#### INFORMATION SHOWN

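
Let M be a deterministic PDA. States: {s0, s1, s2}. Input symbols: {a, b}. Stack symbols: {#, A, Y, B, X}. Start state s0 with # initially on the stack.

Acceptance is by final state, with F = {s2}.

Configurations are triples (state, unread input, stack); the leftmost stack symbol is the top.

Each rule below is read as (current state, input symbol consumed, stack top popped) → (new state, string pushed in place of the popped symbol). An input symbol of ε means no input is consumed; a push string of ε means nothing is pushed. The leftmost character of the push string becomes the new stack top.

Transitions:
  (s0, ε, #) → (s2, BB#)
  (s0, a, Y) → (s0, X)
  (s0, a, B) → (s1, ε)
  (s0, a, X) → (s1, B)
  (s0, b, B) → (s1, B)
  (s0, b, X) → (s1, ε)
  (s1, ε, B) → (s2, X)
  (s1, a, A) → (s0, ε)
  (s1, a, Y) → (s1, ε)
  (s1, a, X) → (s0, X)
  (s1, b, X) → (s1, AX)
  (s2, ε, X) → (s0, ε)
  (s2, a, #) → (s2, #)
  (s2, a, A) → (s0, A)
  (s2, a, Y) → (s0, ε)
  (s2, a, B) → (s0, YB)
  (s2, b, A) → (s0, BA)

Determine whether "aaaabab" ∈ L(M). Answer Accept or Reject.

Reject

(s0, aaaabab, #)
  ε-move, top #: go to s2, push BB# → (s2, aaaabab, BB#)
  read a, top B: go to s0, push YB → (s0, aaabab, YBB#)
  read a, top Y: go to s0, push X → (s0, aabab, XBB#)
  read a, top X: go to s1, push B → (s1, abab, BBB#)
  ε-move, top B: go to s2, push X → (s2, abab, XBB#)
  ε-move, top X: go to s0, push ε → (s0, abab, BB#)
  read a, top B: go to s1, push ε → (s1, bab, B#)
  ε-move, top B: go to s2, push X → (s2, bab, X#)
  ε-move, top X: go to s0, push ε → (s0, bab, #)
  ε-move, top #: go to s2, push BB# → (s2, bab, BB#)
No transition applies at (s2, bab, BB#); input not fully consumed.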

########

* _YOUR INSTRUCTIONS_
Search the material for the string "with" and show every line that has it.

* _YOUR SOLUTION_
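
Let M be a deterministic PDA. States: {s0, s1, s2}. Input symbols: {a, b}. Stack symbols: {#, A, Y, B, X}. Start state s0 with # initially on the stack.
Acceptance is by final state, with F = {s2}.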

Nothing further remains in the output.